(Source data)
========================================
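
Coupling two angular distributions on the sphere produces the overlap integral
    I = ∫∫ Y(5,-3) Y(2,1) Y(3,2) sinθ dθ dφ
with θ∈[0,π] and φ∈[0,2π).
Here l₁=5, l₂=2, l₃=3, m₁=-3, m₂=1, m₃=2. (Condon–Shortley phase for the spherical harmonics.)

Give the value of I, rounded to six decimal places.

-0.253584

Rules hold: Σm=0, L=10 even, 3≤3≤7.
N = 11·5·7 = 385
Δ = 4!·6!·0!/11! = 1/2310
Racah Σ t=2..2: t=2:+1/144 = 1/144
⇒ 3j(5 2 3; 0 0 0)² = 10/231, sgn -1
Racah Σ t=3..3: t=3:−1/720 = -1/720
⇒ 3j(5 2 3; -3 1 2)² = 8/165, sgn +1
4πI² = N·(3j₀)²·(3jₘ)² = 80/99
I = -1·√(0.808081/4π) = -0.25358436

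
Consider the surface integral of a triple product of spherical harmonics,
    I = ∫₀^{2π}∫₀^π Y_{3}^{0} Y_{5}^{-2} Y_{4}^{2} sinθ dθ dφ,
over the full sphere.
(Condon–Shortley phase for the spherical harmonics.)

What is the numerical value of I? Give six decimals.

0.022664

Checks pass: Σm=0; 12 even; l₃=4∈[2,8].
(2·3+1)(2·5+1)(2·4+1) = 693
Δ: 4! 2! 6! / 13! → 1/180180
sum: t=1:−1/576 t=2:+1/144 t=3:−1/576 = 1/288
3j²(3 5 4; 0 0 0) = Δ·Π!·Σ² = 20/1001  (sign +1)
sum: t=1:−1/576 t=2:+1/480 t=3:−1/8640 = 1/4320
3j²(3 5 4; 0 -2 2) = Δ·Π!·Σ² = 1/2145  (sign +1)
combine: 4πI² = 693·20/1001·1/2145 = 12/1859
take √, sign +1: I = 0.02266449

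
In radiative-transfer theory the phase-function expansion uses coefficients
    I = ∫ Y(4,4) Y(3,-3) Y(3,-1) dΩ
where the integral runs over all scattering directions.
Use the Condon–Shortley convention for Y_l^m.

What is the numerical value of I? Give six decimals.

Rules hold: Σm=0, L=10 even, 1≤3≤7.
N = 9·7·7 = 441
Δ = 4!·4!·2!/11! = 1/34650
Racah Σ t=1..3: t=1:−1/72 t=2:+1/16 t=3:−1/72 = 5/144
⇒ 3j(4 3 3; 0 0 0)² = 2/77, sgn -1
Racah Σ t=0..0: t=0:+1/1152 = 1/1152
⇒ 3j(4 3 3; 4 -3 -1)² = 1/33, sgn +1
4πI² = N·(3j₀)²·(3jₘ)² = 42/121
I = -1·√(0.347107/4π) = -0.16619847

-0.166198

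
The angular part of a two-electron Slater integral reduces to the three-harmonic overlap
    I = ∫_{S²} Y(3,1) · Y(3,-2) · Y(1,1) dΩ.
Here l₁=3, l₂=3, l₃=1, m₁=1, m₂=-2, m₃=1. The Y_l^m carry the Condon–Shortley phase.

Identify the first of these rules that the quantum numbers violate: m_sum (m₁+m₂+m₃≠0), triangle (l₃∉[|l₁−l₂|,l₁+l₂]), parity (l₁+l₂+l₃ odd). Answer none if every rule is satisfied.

parity

azimuthal sum: 1 − 2 + 1 = 0  ✓
0 ≤ 1 ≤ 6 (triangle on l)  ✓
L = 3 + 3 + 1 = 7 (odd)  ✗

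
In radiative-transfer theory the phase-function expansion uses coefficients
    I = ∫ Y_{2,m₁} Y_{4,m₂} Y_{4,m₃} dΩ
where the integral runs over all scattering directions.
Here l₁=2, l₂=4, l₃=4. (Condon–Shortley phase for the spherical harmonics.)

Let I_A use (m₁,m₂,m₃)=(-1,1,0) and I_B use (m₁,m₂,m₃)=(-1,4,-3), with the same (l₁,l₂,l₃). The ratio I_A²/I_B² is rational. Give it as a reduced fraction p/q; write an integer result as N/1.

Shared (l₁,l₂,l₃)=(2,4,4): N and (l;000)² cancel in I_A²/I_B².
A: Δ = 2!·2!·6!/11! = 1/13860; Racah Σ t=1..2: t=1:−1/96 t=2:+1/72 = 1/288; ⇒ 3j(2 4 4; -1 1 0)² = 1/462, sgn +1
B: Δ = 2!·2!·6!/11! = 1/13860; Racah Σ t=2..2: t=2:+1/1440 = 1/1440; ⇒ 3j(2 4 4; -1 4 -3)² = 7/165, sgn -1
I_A²/I_B² = (1/462)/(7/165) = 5/98

5/98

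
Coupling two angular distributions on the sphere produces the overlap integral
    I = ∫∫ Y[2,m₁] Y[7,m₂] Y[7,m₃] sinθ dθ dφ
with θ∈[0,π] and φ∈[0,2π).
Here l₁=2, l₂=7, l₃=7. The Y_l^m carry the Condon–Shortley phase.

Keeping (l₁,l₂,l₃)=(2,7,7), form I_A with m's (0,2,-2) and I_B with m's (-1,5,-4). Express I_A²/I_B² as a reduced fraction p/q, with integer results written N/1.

968/2187

l's match ⇒ only the (l;m) 3-j factors differ between A and B.
A: triangle coeff Δ(2,7,7) = 1/185640; Σ_t [0,2]: t=0:+1/8709120 t=1:−1/967680 t=2:+1/2419200 = -11/21772800; (3j)²=242/23205 [(2 7 7; 0 2 -2)], sign=+1
B: triangle coeff Δ(2,7,7) = 1/185640; Σ_t [1,2]: t=1:−1/79833600 t=2:+1/14515200 = 1/17740800; (3j)²=729/30940 [(2 7 7; -1 5 -4)], sign=-1
I_A²/I_B² = (242/23205)/(729/30940) = 968/2187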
========================================
■ **What is needed**:
All of the entries above must be transcribed exactly.

■ **Task solution**:
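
Coupling two angular distributions on the sphere produces the overlap integral
    I = ∫∫ Y(5,-3) Y(2,1) Y(3,2) sinθ dθ dφ
with θ∈[0,π] and φ∈[0,2π).
Here l₁=5, l₂=2, l₃=3, m₁=-3, m₂=1, m₃=2. (Condon–Shortley phase for the spherical harmonics.)

Give the value of I, rounded to six decimal places.

-0.253584

Rules hold: Σm=0, L=10 even, 3≤3≤7.
N = 11·5·7 = 385
Δ = 4!·6!·0!/11! = 1/2310
Racah Σ t=2..2: t=2:+1/144 = 1/144
⇒ 3j(5 2 3; 0 0 0)² = 10/231, sgn -1
Racah Σ t=3..3: t=3:−1/720 = -1/720
⇒ 3j(5 2 3; -3 1 2)² = 8/165, sgn +1
4πI² = N·(3j₀)²·(3jₘ)² = 80/99
I = -1·√(0.808081/4π) = -0.25358436

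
Consider the surface integral of a triple product of spherical harmonics,
    I = ∫₀^{2π}∫₀^π Y_{3}^{0} Y_{5}^{-2} Y_{4}^{2} sinθ dθ dφ,
over the full sphere.
(Condon–Shortley phase for the spherical harmonics.)

What is the numerical value of I? Give six decimals.

0.022664

Checks pass: Σm=0; 12 even; l₃=4∈[2,8].
(2·3+1)(2·5+1)(2·4+1) = 693
Δ: 4! 2! 6! / 13! → 1/180180
sum: t=1:−1/576 t=2:+1/144 t=3:−1/576 = 1/288
3j²(3 5 4; 0 0 0) = Δ·Π!·Σ² = 20/1001  (sign +1)
sum: t=1:−1/576 t=2:+1/480 t=3:−1/8640 = 1/4320
3j²(3 5 4; 0 -2 2) = Δ·Π!·Σ² = 1/2145  (sign +1)
combine: 4πI² = 693·20/1001·1/2145 = 12/1859
take √, sign +1: I = 0.02266449

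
In radiative-transfer theory the phase-function expansion uses coefficients
    I = ∫ Y(4,4) Y(3,-3) Y(3,-1) dΩ
where the integral runs over all scattering directions.
Use the Condon–Shortley convention for Y_l^m.

What is the numerical value of I? Give six decimals.

Rules hold: Σm=0, L=10 even, 1≤3≤7.
N = 9·7·7 = 441
Δ = 4!·4!·2!/11! = 1/34650
Racah Σ t=1..3: t=1:−1/72 t=2:+1/16 t=3:−1/72 = 5/144
⇒ 3j(4 3 3; 0 0 0)² = 2/77, sgn -1
Racah Σ t=0..0: t=0:+1/1152 = 1/1152
⇒ 3j(4 3 3; 4 -3 -1)² = 1/33, sgn +1
4πI² = N·(3j₀)²·(3jₘ)² = 42/121
I = -1·√(0.347107/4π) = -0.16619847

-0.166198

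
The angular part of a two-electron Slater integral reduces to the three-harmonic overlap
    I = ∫_{S²} Y(3,1) · Y(3,-2) · Y(1,1) dΩ.
Here l₁=3, l₂=3, l₃=1, m₁=1, m₂=-2, m₃=1. The Y_l^m carry the Condon–Shortley phase.

Identify the first of these rules that the quantum numbers violate: m_sum (m₁+m₂+m₃≠0), triangle (l₃∉[|l₁−l₂|,l₁+l₂]), parity (l₁+l₂+l₃ odd). Answer none if every rule is satisfied.

parity

azimuthal sum: 1 − 2 + 1 = 0  ✓
0 ≤ 1 ≤ 6 (triangle on l)  ✓
L = 3 + 3 + 1 = 7 (odd)  ✗

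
In radiative-transfer theory the phase-function expansion uses coefficients
    I = ∫ Y_{2,m₁} Y_{4,m₂} Y_{4,m₃} dΩ
where the integral runs over all scattering directions.
Here l₁=2, l₂=4, l₃=4. (Condon–Shortley phase for the spherical harmonics.)

Let I_A use (m₁,m₂,m₃)=(-1,1,0) and I_B use (m₁,m₂,m₃)=(-1,4,-3), with the same (l₁,l₂,l₃). The ratio I_A²/I_B² is rational. Give it as a reduced fraction p/q; write an integer result as N/1.

Shared (l₁,l₂,l₃)=(2,4,4): N and (l;000)² cancel in I_A²/I_B².
A: Δ = 2!·2!·6!/11! = 1/13860; Racah Σ t=1..2: t=1:−1/96 t=2:+1/72 = 1/288; ⇒ 3j(2 4 4; -1 1 0)² = 1/462, sgn +1
B: Δ = 2!·2!·6!/11! = 1/13860; Racah Σ t=2..2: t=2:+1/1440 = 1/1440; ⇒ 3j(2 4 4; -1 4 -3)² = 7/165, sgn -1
I_A²/I_B² = (1/462)/(7/165) = 5/98

5/98

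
Coupling two angular distributions on the sphere produces the overlap integral
    I = ∫∫ Y[2,m₁] Y[7,m₂] Y[7,m₃] sinθ dθ dφ
with θ∈[0,π] and φ∈[0,2π).
Here l₁=2, l₂=7, l₃=7. The Y_l^m carry the Condon–Shortley phase.

Keeping (l₁,l₂,l₃)=(2,7,7), form I_A with m's (0,2,-2) and I_B with m's (-1,5,-4). Express I_A²/I_B² as a reduced fraction p/q, with integer results written N/1.

968/2187

l's match ⇒ only the (l;m) 3-j factors differ between A and B.
A: triangle coeff Δ(2,7,7) = 1/185640; Σ_t [0,2]: t=0:+1/8709120 t=1:−1/967680 t=2:+1/2419200 = -11/21772800; (3j)²=242/23205 [(2 7 7; 0 2 -2)], sign=+1
B: triangle coeff Δ(2,7,7) = 1/185640; Σ_t [1,2]: t=1:−1/79833600 t=2:+1/14515200 = 1/17740800; (3j)²=729/30940 [(2 7 7; -1 5 -4)], sign=-1
I_A²/I_B² = (242/23205)/(729/30940) = 968/2187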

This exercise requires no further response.